**WHAT YOU SHOULD DO**
Each record should be retyped word for word.
[RECORDS SUPPLIED — start]
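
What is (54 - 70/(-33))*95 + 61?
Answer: 177953/33 ≈ 5392.5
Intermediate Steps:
(54 - 70/(-33))*95 + 61 = (54 - 70*(-1)/33)*95 + 61 = (54 - 1*(-70/33))*95 + 61 = (54 + 70/33)*95 + 61 = (1852/33)*95 + 61 = 175940/33 + 61 = 177953/33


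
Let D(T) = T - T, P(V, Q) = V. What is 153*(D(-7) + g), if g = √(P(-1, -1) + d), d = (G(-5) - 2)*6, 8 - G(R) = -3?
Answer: 153*√53 ≈ 1113.9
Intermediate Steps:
G(R) = 11 (G(R) = 8 - 1*(-3) = 8 + 3 = 11)
D(T) = 0
d = 54 (d = (11 - 2)*6 = 9*6 = 54)
g = √53 (g = √(-1 + 54) = √53 ≈ 7.2801)
153*(D(-7) + g) = 153*(0 + √53) = 153*√53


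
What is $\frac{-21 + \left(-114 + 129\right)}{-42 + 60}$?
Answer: $- \frac{1}{3} \approx -0.33333$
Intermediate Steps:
$\frac{-21 + \left(-114 + 129\right)}{-42 + 60} = \frac{-21 + 15}{18} = \left(-6\right) \frac{1}{18} = - \frac{1}{3}$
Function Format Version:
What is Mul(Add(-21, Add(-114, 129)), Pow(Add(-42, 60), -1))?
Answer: Rational(-1, 3) ≈ -0.33333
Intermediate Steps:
Mul(Add(-21, Add(-114, 129)), Pow(Add(-42, 60), -1)) = Mul(Add(-21, 15), Pow(18, -1)) = Mul(-6, Rational(1, 18)) = Rational(-1, 3)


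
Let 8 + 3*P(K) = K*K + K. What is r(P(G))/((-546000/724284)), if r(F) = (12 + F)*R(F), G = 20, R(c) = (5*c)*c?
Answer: -54641272576/2925 ≈ -1.8681e+7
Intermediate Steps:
R(c) = 5*c²
P(K) = -8/3 + K/3 + K²/3 (P(K) = -8/3 + (K*K + K)/3 = -8/3 + (K² + K)/3 = -8/3 + (K + K²)/3 = -8/3 + (K/3 + K²/3) = -8/3 + K/3 + K²/3)
r(F) = 5*F²*(12 + F) (r(F) = (12 + F)*(5*F²) = 5*F²*(12 + F))
r(P(G))/((-546000/724284)) = (5*(-8/3 + (⅓)*20 + (⅓)*20²)²*(12 + (-8/3 + (⅓)*20 + (⅓)*20²)))/((-546000/724284)) = (5*(-8/3 + 20/3 + (⅓)*400)²*(12 + (-8/3 + 20/3 + (⅓)*400)))/((-546000*1/724284)) = (5*(-8/3 + 20/3 + 400/3)²*(12 + (-8/3 + 20/3 + 400/3)))/(-45500/60357) = (5*(412/3)²*(12 + 412/3))*(-60357/45500) = (5*(169744/9)*(448/3))*(-60357/45500) = (380226560/27)*(-60357/45500) = -54641272576/2925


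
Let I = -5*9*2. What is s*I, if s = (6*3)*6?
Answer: -9720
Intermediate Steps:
s = 108 (s = 18*6 = 108)
I = -90 (I = -45*2 = -90)
s*I = 108*(-90) = -9720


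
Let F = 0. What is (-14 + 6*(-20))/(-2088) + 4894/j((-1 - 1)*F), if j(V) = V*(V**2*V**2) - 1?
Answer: -5109269/1044 ≈ -4893.9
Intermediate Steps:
j(V) = -1 + V**5 (j(V) = V*V**4 - 1 = V**5 - 1 = -1 + V**5)
(-14 + 6*(-20))/(-2088) + 4894/j((-1 - 1)*F) = (-14 + 6*(-20))/(-2088) + 4894/(-1 + ((-1 - 1)*0)**5) = (-14 - 120)*(-1/2088) + 4894/(-1 + (-2*0)**5) = -134*(-1/2088) + 4894/(-1 + 0**5) = 67/1044 + 4894/(-1 + 0) = 67/1044 + 4894/(-1) = 67/1044 + 4894*(-1) = 67/1044 - 4894 = -5109269/1044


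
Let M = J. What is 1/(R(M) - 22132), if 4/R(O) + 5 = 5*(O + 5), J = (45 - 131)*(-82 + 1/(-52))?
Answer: -917495/20305999236 ≈ -4.5183e-5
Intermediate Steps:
J = 183395/26 (J = -86*(-82 - 1/52) = -86*(-4265/52) = 183395/26 ≈ 7053.7)
M = 183395/26 ≈ 7053.7
R(O) = 4/(20 + 5*O) (R(O) = 4/(-5 + 5*(O + 5)) = 4/(-5 + 5*(5 + O)) = 4/(-5 + (25 + 5*O)) = 4/(20 + 5*O))
1/(R(M) - 22132) = 1/(4/(5*(4 + 183395/26)) - 22132) = 1/(4/(5*(183499/26)) - 22132) = 1/((4/5)*(26/183499) - 22132) = 1/(104/917495 - 22132) = 1/(-20305999236/917495) = -917495/20305999236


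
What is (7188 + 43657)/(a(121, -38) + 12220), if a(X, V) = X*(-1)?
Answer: 50845/12099 ≈ 4.2024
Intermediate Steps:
a(X, V) = -X
(7188 + 43657)/(a(121, -38) + 12220) = (7188 + 43657)/(-1*121 + 12220) = 50845/(-121 + 12220) = 50845/12099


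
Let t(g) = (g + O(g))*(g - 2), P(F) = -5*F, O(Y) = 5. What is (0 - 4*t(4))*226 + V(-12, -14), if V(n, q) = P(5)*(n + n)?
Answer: -15672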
[RECORDS SUPPLIED — finish]
**TASK RESPONSE**
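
What is (54 - 70/(-33))*95 + 61?
Answer: 177953/33 ≈ 5392.5
Intermediate Steps:
(54 - 70/(-33))*95 + 61 = (54 - 70*(-1)/33)*95 + 61 = (54 - 1*(-70/33))*95 + 61 = (54 + 70/33)*95 + 61 = (1852/33)*95 + 61 = 175940/33 + 61 = 177953/33


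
Let D(T) = T - T, P(V, Q) = V. What is 153*(D(-7) + g), if g = √(P(-1, -1) + d), d = (G(-5) - 2)*6, 8 - G(R) = -3?
Answer: 153*√53 ≈ 1113.9
Intermediate Steps:
G(R) = 11 (G(R) = 8 - 1*(-3) = 8 + 3 = 11)
D(T) = 0
d = 54 (d = (11 - 2)*6 = 9*6 = 54)
g = √53 (g = √(-1 + 54) = √53 ≈ 7.2801)
153*(D(-7) + g) = 153*(0 + √53) = 153*√53


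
What is $\frac{-21 + \left(-114 + 129\right)}{-42 + 60}$?
Answer: $- \frac{1}{3} \approx -0.33333$
Intermediate Steps:
$\frac{-21 + \left(-114 + 129\right)}{-42 + 60} = \frac{-21 + 15}{18} = \left(-6\right) \frac{1}{18} = - \frac{1}{3}$
Function Format Version:
What is Mul(Add(-21, Add(-114, 129)), Pow(Add(-42, 60), -1))?
Answer: Rational(-1, 3) ≈ -0.33333
Intermediate Steps:
Mul(Add(-21, Add(-114, 129)), Pow(Add(-42, 60), -1)) = Mul(Add(-21, 15), Pow(18, -1)) = Mul(-6, Rational(1, 18)) = Rational(-1, 3)


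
Let 8 + 3*P(K) = K*K + K. What is r(P(G))/((-546000/724284)), if r(F) = (12 + F)*R(F), G = 20, R(c) = (5*c)*c?
Answer: -54641272576/2925 ≈ -1.8681e+7
Intermediate Steps:
R(c) = 5*c²
P(K) = -8/3 + K/3 + K²/3 (P(K) = -8/3 + (K*K + K)/3 = -8/3 + (K² + K)/3 = -8/3 + (K + K²)/3 = -8/3 + (K/3 + K²/3) = -8/3 + K/3 + K²/3)
r(F) = 5*F²*(12 + F) (r(F) = (12 + F)*(5*F²) = 5*F²*(12 + F))
r(P(G))/((-546000/724284)) = (5*(-8/3 + (⅓)*20 + (⅓)*20²)²*(12 + (-8/3 + (⅓)*20 + (⅓)*20²)))/((-546000/724284)) = (5*(-8/3 + 20/3 + (⅓)*400)²*(12 + (-8/3 + 20/3 + (⅓)*400)))/((-546000*1/724284)) = (5*(-8/3 + 20/3 + 400/3)²*(12 + (-8/3 + 20/3 + 400/3)))/(-45500/60357) = (5*(412/3)²*(12 + 412/3))*(-60357/45500) = (5*(169744/9)*(448/3))*(-60357/45500) = (380226560/27)*(-60357/45500) = -54641272576/2925


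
Let I = -5*9*2. What is s*I, if s = (6*3)*6?
Answer: -9720
Intermediate Steps:
s = 108 (s = 18*6 = 108)
I = -90 (I = -45*2 = -90)
s*I = 108*(-90) = -9720


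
Let F = 0. What is (-14 + 6*(-20))/(-2088) + 4894/j((-1 - 1)*F), if j(V) = V*(V**2*V**2) - 1?
Answer: -5109269/1044 ≈ -4893.9
Intermediate Steps:
j(V) = -1 + V**5 (j(V) = V*V**4 - 1 = V**5 - 1 = -1 + V**5)
(-14 + 6*(-20))/(-2088) + 4894/j((-1 - 1)*F) = (-14 + 6*(-20))/(-2088) + 4894/(-1 + ((-1 - 1)*0)**5) = (-14 - 120)*(-1/2088) + 4894/(-1 + (-2*0)**5) = -134*(-1/2088) + 4894/(-1 + 0**5) = 67/1044 + 4894/(-1 + 0) = 67/1044 + 4894/(-1) = 67/1044 + 4894*(-1) = 67/1044 - 4894 = -5109269/1044


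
Let M = J. What is 1/(R(M) - 22132), if 4/R(O) + 5 = 5*(O + 5), J = (45 - 131)*(-82 + 1/(-52))?
Answer: -917495/20305999236 ≈ -4.5183e-5
Intermediate Steps:
J = 183395/26 (J = -86*(-82 - 1/52) = -86*(-4265/52) = 183395/26 ≈ 7053.7)
M = 183395/26 ≈ 7053.7
R(O) = 4/(20 + 5*O) (R(O) = 4/(-5 + 5*(O + 5)) = 4/(-5 + 5*(5 + O)) = 4/(-5 + (25 + 5*O)) = 4/(20 + 5*O))
1/(R(M) - 22132) = 1/(4/(5*(4 + 183395/26)) - 22132) = 1/(4/(5*(183499/26)) - 22132) = 1/((4/5)*(26/183499) - 22132) = 1/(104/917495 - 22132) = 1/(-20305999236/917495) = -917495/20305999236


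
What is (7188 + 43657)/(a(121, -38) + 12220), if a(X, V) = X*(-1)?
Answer: 50845/12099 ≈ 4.2024
Intermediate Steps:
a(X, V) = -X
(7188 + 43657)/(a(121, -38) + 12220) = (7188 + 43657)/(-1*121 + 12220) = 50845/(-121 + 12220) = 50845/12099


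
Let t(g) = (g + O(g))*(g - 2), P(F) = -5*F, O(Y) = 5. What is (0 - 4*t(4))*226 + V(-12, -14), if V(n, q) = P(5)*(n + n)?
Answer: -15672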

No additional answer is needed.